(Source records)
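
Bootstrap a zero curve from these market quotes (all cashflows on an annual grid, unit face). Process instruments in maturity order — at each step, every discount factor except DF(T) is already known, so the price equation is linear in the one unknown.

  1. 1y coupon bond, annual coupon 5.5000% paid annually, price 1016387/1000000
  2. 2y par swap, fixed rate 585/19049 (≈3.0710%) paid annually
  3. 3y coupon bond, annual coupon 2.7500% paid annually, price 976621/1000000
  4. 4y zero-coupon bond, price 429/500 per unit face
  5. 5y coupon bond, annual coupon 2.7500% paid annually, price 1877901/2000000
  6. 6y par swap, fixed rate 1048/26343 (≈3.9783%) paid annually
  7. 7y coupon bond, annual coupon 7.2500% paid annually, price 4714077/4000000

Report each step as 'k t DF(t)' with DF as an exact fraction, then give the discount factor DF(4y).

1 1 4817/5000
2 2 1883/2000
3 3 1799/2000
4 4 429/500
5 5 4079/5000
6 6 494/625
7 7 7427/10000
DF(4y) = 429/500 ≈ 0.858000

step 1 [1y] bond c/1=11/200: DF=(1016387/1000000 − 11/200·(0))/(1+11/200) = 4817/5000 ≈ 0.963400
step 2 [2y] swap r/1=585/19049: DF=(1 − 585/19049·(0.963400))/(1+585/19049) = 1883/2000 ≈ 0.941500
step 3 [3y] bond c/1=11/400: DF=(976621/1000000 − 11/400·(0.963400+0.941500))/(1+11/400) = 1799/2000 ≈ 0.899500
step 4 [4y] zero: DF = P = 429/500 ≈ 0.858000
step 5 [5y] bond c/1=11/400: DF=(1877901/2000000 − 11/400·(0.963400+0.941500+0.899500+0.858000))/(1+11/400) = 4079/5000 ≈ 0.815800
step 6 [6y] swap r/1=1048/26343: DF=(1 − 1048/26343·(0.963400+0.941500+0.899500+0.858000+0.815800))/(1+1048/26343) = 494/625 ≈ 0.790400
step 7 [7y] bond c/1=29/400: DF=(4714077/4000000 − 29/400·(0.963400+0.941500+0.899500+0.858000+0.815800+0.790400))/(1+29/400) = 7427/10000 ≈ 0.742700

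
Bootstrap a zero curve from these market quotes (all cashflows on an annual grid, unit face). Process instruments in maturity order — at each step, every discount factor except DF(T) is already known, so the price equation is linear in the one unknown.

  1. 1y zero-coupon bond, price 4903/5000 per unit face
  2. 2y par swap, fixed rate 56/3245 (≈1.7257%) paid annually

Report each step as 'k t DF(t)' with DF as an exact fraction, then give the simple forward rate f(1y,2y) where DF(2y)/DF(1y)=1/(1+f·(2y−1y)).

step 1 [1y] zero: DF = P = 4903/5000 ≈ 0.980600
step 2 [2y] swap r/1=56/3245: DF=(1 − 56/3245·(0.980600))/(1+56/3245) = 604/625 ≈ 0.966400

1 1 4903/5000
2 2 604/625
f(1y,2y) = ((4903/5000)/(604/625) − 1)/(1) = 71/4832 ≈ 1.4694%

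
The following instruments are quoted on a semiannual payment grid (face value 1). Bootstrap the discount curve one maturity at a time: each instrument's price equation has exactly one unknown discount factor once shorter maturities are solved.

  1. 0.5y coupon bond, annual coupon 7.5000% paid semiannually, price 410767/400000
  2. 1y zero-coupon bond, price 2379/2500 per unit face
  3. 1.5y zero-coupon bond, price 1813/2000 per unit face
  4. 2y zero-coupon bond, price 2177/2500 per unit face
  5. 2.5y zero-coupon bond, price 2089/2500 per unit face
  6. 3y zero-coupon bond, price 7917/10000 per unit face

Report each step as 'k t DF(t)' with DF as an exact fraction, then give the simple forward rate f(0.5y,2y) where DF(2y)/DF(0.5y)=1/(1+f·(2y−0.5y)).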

What you need to do = All entries are to be returned word for word.

Answer box =
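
Bootstrap a zero curve from these market quotes (all cashflows on an annual grid, unit face). Process instruments in maturity order — at each step, every discount factor except DF(T) is already known, so the price equation is linear in the one unknown.

  1. 1y coupon bond, annual coupon 5.5000% paid annually, price 1016387/1000000
  2. 2y par swap, fixed rate 585/19049 (≈3.0710%) paid annually
  3. 3y coupon bond, annual coupon 2.7500% paid annually, price 976621/1000000
  4. 4y zero-coupon bond, price 429/500 per unit face
  5. 5y coupon bond, annual coupon 2.7500% paid annually, price 1877901/2000000
  6. 6y par swap, fixed rate 1048/26343 (≈3.9783%) paid annually
  7. 7y coupon bond, annual coupon 7.2500% paid annually, price 4714077/4000000

Report each step as 'k t DF(t)' with DF as an exact fraction, then give the discount factor DF(4y).

1 1 4817/5000
2 2 1883/2000
3 3 1799/2000
4 4 429/500
5 5 4079/5000
6 6 494/625
7 7 7427/10000
DF(4y) = 429/500 ≈ 0.858000

step 1 [1y] bond c/1=11/200: DF=(1016387/1000000 − 11/200·(0))/(1+11/200) = 4817/5000 ≈ 0.963400
step 2 [2y] swap r/1=585/19049: DF=(1 − 585/19049·(0.963400))/(1+585/19049) = 1883/2000 ≈ 0.941500
step 3 [3y] bond c/1=11/400: DF=(976621/1000000 − 11/400·(0.963400+0.941500))/(1+11/400) = 1799/2000 ≈ 0.899500
step 4 [4y] zero: DF = P = 429/500 ≈ 0.858000
step 5 [5y] bond c/1=11/400: DF=(1877901/2000000 − 11/400·(0.963400+0.941500+0.899500+0.858000))/(1+11/400) = 4079/5000 ≈ 0.815800
step 6 [6y] swap r/1=1048/26343: DF=(1 − 1048/26343·(0.963400+0.941500+0.899500+0.858000+0.815800))/(1+1048/26343) = 494/625 ≈ 0.790400
step 7 [7y] bond c/1=29/400: DF=(4714077/4000000 − 29/400·(0.963400+0.941500+0.899500+0.858000+0.815800+0.790400))/(1+29/400) = 7427/10000 ≈ 0.742700

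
Bootstrap a zero curve from these market quotes (all cashflows on an annual grid, unit face). Process instruments in maturity order — at each step, every discount factor except DF(T) is already known, so the price equation is linear in the one unknown.

  1. 1y zero-coupon bond, price 4903/5000 per unit face
  2. 2y par swap, fixed rate 56/3245 (≈1.7257%) paid annually

Report each step as 'k t DF(t)' with DF as an exact fraction, then give the simple forward rate f(1y,2y) where DF(2y)/DF(1y)=1/(1+f·(2y−1y)).

step 1 [1y] zero: DF = P = 4903/5000 ≈ 0.980600
step 2 [2y] swap r/1=56/3245: DF=(1 − 56/3245·(0.980600))/(1+56/3245) = 604/625 ≈ 0.966400

1 1 4903/5000
2 2 604/625
f(1y,2y) = ((4903/5000)/(604/625) − 1)/(1) = 71/4832 ≈ 1.4694%

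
The following instruments are quoted on a semiannual payment grid (face value 1). Bootstrap the discount curve one maturity at a time: each instrument's price equation has exactly one unknown discount factor once shorter maturities are solved.

  1. 0.5y coupon bond, annual coupon 7.5000% paid semiannually, price 410767/400000
  2. 1y zero-coupon bond, price 2379/2500 per unit face
  3. 1.5y zero-coupon bond, price 1813/2000 per unit face
  4. 2y zero-coupon bond, price 2177/2500 per unit face
  5. 2.5y zero-coupon bond, price 2089/2500 per unit face
  6. 3y zero-coupon bond, price 7917/10000 per unit face

Report each step as 'k t DF(t)' with DF as an exact fraction, then give the simple forward rate f(0.5y,2y) where DF(2y)/DF(0.5y)=1/(1+f·(2y−0.5y)).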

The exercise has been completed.